Source records
- - - -

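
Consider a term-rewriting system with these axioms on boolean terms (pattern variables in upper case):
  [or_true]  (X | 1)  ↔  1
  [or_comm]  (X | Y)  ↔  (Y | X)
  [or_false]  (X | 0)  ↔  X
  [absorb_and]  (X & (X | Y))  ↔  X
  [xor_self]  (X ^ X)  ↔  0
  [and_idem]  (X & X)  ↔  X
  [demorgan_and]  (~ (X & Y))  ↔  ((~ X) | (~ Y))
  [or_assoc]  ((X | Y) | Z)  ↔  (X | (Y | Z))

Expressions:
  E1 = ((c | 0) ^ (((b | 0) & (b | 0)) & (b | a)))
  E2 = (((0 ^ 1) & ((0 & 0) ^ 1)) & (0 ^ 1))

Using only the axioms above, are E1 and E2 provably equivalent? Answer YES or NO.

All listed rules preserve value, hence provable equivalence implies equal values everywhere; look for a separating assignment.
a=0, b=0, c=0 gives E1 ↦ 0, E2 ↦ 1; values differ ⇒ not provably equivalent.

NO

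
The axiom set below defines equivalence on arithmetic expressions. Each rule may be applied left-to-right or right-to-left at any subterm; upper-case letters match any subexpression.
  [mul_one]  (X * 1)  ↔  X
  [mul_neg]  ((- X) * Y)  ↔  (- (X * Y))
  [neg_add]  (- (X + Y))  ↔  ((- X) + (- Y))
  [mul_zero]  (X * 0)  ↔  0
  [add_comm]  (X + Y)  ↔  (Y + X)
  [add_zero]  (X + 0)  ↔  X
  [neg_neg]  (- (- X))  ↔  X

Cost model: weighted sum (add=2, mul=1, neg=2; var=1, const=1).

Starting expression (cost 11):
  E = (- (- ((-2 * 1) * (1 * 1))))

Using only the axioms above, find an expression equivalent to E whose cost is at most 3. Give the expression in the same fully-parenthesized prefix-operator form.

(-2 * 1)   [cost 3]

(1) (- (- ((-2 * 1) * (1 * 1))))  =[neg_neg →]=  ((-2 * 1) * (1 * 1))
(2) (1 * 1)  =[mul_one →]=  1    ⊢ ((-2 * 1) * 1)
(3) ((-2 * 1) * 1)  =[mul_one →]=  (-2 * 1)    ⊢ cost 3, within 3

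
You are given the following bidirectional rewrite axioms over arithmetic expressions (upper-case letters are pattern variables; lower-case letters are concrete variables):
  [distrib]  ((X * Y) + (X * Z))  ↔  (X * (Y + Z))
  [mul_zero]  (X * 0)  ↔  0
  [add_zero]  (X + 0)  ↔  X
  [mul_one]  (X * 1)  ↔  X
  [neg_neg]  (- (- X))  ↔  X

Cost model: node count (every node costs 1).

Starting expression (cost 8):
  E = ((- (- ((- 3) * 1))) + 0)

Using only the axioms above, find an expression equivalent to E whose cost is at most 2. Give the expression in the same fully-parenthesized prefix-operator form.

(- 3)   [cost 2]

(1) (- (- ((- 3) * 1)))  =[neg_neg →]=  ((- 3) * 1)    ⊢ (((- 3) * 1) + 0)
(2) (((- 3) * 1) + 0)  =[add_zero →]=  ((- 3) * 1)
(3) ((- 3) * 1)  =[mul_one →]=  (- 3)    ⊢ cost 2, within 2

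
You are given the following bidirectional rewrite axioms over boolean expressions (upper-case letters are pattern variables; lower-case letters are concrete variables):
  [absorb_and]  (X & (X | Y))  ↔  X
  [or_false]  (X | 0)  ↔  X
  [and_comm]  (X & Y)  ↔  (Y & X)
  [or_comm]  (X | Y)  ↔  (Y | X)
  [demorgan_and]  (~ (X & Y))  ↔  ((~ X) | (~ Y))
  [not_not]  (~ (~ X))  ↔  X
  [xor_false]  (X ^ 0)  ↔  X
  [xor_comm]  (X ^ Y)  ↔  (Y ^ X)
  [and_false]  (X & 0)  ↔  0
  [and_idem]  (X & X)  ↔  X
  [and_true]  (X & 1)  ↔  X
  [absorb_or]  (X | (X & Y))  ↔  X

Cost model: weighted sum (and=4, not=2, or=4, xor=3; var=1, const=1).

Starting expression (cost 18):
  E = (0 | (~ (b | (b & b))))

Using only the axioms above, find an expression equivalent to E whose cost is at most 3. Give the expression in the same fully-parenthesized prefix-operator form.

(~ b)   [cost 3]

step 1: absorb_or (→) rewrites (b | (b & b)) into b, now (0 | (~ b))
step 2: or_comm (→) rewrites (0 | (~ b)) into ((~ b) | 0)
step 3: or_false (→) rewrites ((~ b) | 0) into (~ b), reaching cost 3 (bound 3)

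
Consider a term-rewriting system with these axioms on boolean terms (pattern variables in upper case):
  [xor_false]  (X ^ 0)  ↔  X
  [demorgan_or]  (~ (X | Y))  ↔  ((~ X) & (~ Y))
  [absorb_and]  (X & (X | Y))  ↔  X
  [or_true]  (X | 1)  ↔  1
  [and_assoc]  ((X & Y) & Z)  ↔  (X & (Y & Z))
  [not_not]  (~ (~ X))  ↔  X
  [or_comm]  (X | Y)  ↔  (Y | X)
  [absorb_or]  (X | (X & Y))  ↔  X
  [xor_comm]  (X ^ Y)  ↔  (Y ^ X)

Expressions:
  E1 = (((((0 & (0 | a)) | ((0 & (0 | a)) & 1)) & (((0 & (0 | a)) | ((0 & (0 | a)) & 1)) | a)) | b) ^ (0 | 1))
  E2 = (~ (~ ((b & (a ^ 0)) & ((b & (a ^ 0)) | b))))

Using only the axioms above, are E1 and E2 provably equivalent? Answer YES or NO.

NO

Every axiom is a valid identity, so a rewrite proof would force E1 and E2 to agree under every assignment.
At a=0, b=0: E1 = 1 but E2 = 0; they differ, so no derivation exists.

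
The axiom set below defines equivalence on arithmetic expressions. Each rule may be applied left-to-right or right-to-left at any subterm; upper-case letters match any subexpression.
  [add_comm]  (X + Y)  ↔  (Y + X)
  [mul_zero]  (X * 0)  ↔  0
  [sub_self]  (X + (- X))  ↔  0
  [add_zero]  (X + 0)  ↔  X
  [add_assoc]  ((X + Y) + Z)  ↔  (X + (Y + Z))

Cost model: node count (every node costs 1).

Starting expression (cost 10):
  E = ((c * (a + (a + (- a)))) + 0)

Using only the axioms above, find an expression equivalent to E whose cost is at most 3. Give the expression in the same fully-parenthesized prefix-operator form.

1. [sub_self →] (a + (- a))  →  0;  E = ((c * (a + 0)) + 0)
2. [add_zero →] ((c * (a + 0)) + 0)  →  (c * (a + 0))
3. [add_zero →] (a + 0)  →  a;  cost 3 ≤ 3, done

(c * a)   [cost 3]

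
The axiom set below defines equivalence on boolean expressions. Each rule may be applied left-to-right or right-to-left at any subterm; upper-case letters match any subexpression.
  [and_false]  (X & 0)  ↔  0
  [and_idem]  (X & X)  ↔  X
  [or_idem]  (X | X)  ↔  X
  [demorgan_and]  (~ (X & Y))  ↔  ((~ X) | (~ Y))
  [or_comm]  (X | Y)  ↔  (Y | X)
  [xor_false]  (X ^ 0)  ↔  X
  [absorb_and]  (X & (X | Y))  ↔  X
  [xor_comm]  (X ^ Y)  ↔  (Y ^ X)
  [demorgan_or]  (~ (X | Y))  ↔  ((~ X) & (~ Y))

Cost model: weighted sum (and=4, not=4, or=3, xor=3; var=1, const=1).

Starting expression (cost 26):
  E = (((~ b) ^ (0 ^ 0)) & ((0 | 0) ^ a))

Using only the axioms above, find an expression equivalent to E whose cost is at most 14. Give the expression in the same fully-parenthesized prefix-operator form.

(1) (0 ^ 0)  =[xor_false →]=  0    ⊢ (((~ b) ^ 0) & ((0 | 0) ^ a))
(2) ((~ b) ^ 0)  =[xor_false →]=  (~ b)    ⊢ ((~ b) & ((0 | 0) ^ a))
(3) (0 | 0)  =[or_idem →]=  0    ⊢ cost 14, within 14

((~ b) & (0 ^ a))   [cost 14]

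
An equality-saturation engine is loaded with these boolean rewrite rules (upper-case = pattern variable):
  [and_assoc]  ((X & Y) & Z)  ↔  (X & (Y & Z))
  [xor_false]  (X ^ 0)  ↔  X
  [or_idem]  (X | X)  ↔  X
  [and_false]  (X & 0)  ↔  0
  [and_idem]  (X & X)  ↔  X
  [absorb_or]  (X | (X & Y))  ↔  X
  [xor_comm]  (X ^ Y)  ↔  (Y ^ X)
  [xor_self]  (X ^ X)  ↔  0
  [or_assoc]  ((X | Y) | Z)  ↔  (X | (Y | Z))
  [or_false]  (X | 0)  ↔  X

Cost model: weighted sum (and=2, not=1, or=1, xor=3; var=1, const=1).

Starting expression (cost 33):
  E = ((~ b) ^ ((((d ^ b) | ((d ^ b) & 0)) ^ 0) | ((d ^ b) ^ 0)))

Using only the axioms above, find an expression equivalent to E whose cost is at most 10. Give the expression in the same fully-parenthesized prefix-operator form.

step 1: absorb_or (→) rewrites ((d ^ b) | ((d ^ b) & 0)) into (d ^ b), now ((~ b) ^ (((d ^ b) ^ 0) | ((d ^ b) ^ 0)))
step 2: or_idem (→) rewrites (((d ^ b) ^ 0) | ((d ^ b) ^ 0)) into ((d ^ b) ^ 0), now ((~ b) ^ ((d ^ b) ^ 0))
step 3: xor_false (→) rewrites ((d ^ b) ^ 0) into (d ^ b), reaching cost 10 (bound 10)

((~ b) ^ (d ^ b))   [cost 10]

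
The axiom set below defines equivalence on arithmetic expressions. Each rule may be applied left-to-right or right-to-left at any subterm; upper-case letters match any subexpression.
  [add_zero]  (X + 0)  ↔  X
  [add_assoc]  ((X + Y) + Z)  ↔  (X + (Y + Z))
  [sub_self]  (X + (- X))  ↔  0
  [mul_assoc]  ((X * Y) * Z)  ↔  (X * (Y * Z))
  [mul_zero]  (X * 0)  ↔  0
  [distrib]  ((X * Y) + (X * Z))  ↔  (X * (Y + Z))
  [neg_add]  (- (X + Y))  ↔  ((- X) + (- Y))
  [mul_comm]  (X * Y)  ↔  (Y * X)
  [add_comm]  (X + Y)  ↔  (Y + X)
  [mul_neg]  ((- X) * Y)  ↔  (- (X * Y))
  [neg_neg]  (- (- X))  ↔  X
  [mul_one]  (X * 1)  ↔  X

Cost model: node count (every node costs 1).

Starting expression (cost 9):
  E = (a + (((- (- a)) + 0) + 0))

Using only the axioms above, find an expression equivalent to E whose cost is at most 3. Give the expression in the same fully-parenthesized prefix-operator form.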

- - - -

(INSTRUCTIONS TO FOLLOW) Every line above in which the word "following" occurs is to be copied.

(SOLUTION FOR THIS PROBLEM)
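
You are given the following bidirectional rewrite axioms over arithmetic expressions (upper-case letters are pattern variables; lower-case letters are concrete variables):
You are given the following bidirectional rewrite axioms over boolean expressions (upper-case letters are pattern variables; lower-case letters are concrete variables):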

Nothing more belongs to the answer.